Directions> Nothing beyond the line containing "Step 2: f'(u) = -u**2*exp(-u) + 2*u*exp(-u)" should be printed; print each line exactly from the first line of the listing below through it.

Given records>

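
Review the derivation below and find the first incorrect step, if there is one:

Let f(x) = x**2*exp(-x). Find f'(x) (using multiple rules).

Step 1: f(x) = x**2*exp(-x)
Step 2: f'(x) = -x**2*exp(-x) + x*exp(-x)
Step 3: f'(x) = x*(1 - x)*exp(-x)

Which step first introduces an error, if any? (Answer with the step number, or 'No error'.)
Step 2

Step 2 is incorrect due to a wrong coefficient.
The step shows: -x**2*exp(-x) + x*exp(-x)
The correct value should be: -x**2*exp(-x) + 2*x*exp(-x)

Explanation: The coefficient 2 was incorrectly written as 1: the term 2*x*exp(-x) was incorrectly written as x*exp(-x)
The later steps are derived from this incorrect expression, so the error originates in Step 2.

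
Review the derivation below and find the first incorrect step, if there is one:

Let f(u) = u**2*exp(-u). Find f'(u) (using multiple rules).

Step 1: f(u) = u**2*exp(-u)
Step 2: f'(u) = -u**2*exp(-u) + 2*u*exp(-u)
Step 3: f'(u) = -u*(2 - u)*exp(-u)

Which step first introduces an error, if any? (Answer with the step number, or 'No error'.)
Step 3

Step 3 is incorrect due to a sign flip.
The step shows: -u*(2 - u)*exp(-u)
The correct value should be: u*(2 - u)*exp(-u)

Explanation: The sign of the whole expression was flipped: the term u*(2 - u)*exp(-u) was incorrectly written as -u*(2 - u)*exp(-u)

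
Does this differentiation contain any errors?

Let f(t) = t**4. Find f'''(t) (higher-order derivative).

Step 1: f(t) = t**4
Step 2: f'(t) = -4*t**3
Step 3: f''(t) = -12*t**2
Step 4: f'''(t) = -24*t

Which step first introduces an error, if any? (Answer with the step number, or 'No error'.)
Step 2

Step 2 is incorrect due to a sign flip.
The step shows: -4*t**3
The correct value should be: 4*t**3

Explanation: The sign of the whole expression was flipped: the term 4*t**3 was incorrectly written as -4*t**3
The later steps are derived from this incorrect expression, so the error originates in Step 2.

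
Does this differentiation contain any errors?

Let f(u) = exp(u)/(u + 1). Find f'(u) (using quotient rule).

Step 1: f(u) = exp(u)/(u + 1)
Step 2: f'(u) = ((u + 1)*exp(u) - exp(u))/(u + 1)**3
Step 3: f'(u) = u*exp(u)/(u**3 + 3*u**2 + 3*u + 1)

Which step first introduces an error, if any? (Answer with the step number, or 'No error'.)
Step 2

Step 2 is incorrect due to a wrong exponent.
The step shows: ((u + 1)*exp(u) - exp(u))/(u + 1)**3
The correct value should be: ((u + 1)*exp(u) - exp(u))/(u + 1)**2

Explanation: The exponent -2 on u + 1 was incorrectly written as -3: the term ((u + 1)*exp(u) - exp(u))/(u + 1)**2 was incorrectly written as ((u + 1)*exp(u) - exp(u))/(u + 1)**3
The later steps are derived from this incorrect expression, so the error originates in Step 2.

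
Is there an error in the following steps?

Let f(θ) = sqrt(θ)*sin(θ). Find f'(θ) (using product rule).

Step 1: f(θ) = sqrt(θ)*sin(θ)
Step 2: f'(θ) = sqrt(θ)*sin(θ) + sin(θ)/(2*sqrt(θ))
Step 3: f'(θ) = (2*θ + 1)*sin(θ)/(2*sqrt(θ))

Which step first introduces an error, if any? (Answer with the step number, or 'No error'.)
Step 2

Step 2 is incorrect due to a wrong trig function.
The step shows: sqrt(θ)*sin(θ) + sin(θ)/(2*sqrt(θ))
The correct value should be: sqrt(θ)*cos(θ) + sin(θ)/(2*sqrt(θ))

Explanation: cos(θ) was incorrectly written as sin(θ): the term sqrt(θ)*cos(θ) was incorrectly written as sqrt(θ)*sin(θ)
The later steps are derived from this incorrect expression, so the error originates in Step 2.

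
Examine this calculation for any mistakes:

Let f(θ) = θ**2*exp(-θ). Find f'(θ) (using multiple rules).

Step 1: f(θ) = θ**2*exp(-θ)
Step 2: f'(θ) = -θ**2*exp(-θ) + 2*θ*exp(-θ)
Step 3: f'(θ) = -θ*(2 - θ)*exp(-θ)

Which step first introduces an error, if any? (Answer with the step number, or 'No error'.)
Step 3

Step 3 is incorrect due to a sign flip.
The step shows: -θ*(2 - θ)*exp(-θ)
The correct value should be: θ*(2 - θ)*exp(-θ)

Explanation: The sign of the whole expression was flipped: the term θ*(2 - θ)*exp(-θ) was incorrectly written as -θ*(2 - θ)*exp(-θ)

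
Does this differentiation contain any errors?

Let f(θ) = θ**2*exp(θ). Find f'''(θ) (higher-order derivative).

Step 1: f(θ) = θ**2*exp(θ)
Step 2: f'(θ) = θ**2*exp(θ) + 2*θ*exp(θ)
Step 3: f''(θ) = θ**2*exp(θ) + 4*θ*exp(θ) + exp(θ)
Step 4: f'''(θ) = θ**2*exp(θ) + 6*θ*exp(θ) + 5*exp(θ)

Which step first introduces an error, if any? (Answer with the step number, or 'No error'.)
Step 3

Step 3 is incorrect due to a wrong coefficient.
The step shows: θ**2*exp(θ) + 4*θ*exp(θ) + exp(θ)
The correct value should be: θ**2*exp(θ) + 4*θ*exp(θ) + 2*exp(θ)

Explanation: The coefficient 2 was incorrectly written as 1: the term 2*exp(θ) was incorrectly written as exp(θ)
The later steps are derived from this incorrect expression, so the error originates in Step 3.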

Answer to the problem>
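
Review the derivation below and find the first incorrect step, if there is one:

Let f(x) = x**2*exp(-x). Find f'(x) (using multiple rules).

Step 1: f(x) = x**2*exp(-x)
Step 2: f'(x) = -x**2*exp(-x) + x*exp(-x)
Step 3: f'(x) = x*(1 - x)*exp(-x)

Which step first introduces an error, if any? (Answer with the step number, or 'No error'.)
Step 2

Step 2 is incorrect due to a wrong coefficient.
The step shows: -x**2*exp(-x) + x*exp(-x)
The correct value should be: -x**2*exp(-x) + 2*x*exp(-x)

Explanation: The coefficient 2 was incorrectly written as 1: the term 2*x*exp(-x) was incorrectly written as x*exp(-x)
The later steps are derived from this incorrect expression, so the error originates in Step 2.

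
Review the derivation below and find the first incorrect step, if there is one:

Let f(u) = u**2*exp(-u). Find f'(u) (using multiple rules).

Step 1: f(u) = u**2*exp(-u)
Step 2: f'(u) = -u**2*exp(-u) + 2*u*exp(-u)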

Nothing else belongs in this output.